> TASK INPUT
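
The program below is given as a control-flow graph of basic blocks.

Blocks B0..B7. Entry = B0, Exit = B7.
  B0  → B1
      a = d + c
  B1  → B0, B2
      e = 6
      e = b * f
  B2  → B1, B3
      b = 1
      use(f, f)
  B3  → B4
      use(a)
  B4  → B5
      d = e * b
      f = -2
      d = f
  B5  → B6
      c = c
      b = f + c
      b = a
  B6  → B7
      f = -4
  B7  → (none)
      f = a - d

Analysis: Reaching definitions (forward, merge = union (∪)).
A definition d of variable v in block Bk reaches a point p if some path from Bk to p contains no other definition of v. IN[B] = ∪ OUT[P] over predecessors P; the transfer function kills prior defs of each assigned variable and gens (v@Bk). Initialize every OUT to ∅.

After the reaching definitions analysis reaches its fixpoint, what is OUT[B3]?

Answer: {a@B0, b@B2, e@B1}

Working:
Converged values:
  B0:   IN={a@B0, b@B2, e@B1}   OUT={a@B0, b@B2, e@B1}
  B1:   IN={a@B0, b@B2, e@B1}   OUT={a@B0, b@B2, e@B1}
  B2:   IN={a@B0, b@B2, e@B1}   OUT={a@B0, b@B2, e@B1}
  B3:   IN={a@B0, b@B2, e@B1}   OUT={a@B0, b@B2, e@B1}
  B4:   IN={a@B0, b@B2, e@B1}   OUT={a@B0, b@B2, d@B4, e@B1, f@B4}
  B5:   IN={a@B0, b@B2, d@B4, e@B1, f@B4}   OUT={a@B0, b@B5, c@B5, d@B4, e@B1, f@B4}
  B6:   IN={a@B0, b@B5, c@B5, d@B4, e@B1, f@B4}   OUT={a@B0, b@B5, c@B5, d@B4, e@B1, f@B6}
  B7:   IN={a@B0, b@B5, c@B5, d@B4, e@B1, f@B6}   OUT={a@B0, b@B5, c@B5, d@B4, e@B1, f@B7}

Merge at B3: IN[B3] = OUT[B2] = {a@B0, b@B2, e@B1}
Applying B3's transfer function to that IN value gives OUT[B3] (row B3 above).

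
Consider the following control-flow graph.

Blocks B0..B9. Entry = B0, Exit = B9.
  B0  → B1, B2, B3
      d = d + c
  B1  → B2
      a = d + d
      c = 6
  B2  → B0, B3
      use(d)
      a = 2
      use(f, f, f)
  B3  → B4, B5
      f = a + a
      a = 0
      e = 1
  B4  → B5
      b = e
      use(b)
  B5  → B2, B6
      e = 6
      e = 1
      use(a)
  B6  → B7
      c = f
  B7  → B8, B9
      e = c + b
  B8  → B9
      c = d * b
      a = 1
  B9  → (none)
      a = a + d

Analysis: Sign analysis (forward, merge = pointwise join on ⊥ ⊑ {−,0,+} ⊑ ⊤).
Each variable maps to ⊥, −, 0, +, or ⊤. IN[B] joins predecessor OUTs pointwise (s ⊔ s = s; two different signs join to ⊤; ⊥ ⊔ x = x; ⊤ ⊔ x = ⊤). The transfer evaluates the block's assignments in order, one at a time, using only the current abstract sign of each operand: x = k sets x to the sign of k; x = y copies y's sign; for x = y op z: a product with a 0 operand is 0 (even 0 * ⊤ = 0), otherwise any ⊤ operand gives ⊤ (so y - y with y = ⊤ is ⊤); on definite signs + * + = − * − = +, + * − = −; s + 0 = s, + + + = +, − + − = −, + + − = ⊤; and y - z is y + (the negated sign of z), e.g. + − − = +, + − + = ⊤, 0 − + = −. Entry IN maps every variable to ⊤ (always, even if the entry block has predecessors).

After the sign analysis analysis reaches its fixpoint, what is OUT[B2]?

Converged values:
  B0:   IN=(all ⊤)   OUT=(all ⊤)
  B1:   IN=(all ⊤)   OUT={c:+; rest ⊤}
  B2:   IN=(all ⊤)   OUT={a:+; rest ⊤}
  B3:   IN=(all ⊤)   OUT={a:0, e:+; rest ⊤}
  B4:   IN={a:0, e:+; rest ⊤}   OUT={a:0, b:+, e:+; rest ⊤}
  B5:   IN={a:0, e:+; rest ⊤}   OUT={a:0, e:+; rest ⊤}
  B6:   IN={a:0, e:+; rest ⊤}   OUT={a:0, e:+; rest ⊤}
  B7:   IN={a:0, e:+; rest ⊤}   OUT={a:0; rest ⊤}
  B8:   IN={a:0; rest ⊤}   OUT={a:+; rest ⊤}
  B9:   IN=(all ⊤)   OUT=(all ⊤)

Merge at B2: IN[B2] = OUT[B0] ⊔ OUT[B1] ⊔ OUT[B5] = {a: ⊤, b: ⊤, c: ⊤, d: ⊤, e: ⊤, f: ⊤}
Applying B2's transfer function to that IN value gives OUT[B2] (row B2 above).

Answer: {a: +, b: ⊤, c: ⊤, d: ⊤, e: ⊤, f: ⊤}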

> EXERCISE GOAL
Reproduce each line above that contains "graph".

> RESULT OF THIS EXERCISE
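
The program below is given as a control-flow graph of basic blocks.
Consider the following control-flow graph.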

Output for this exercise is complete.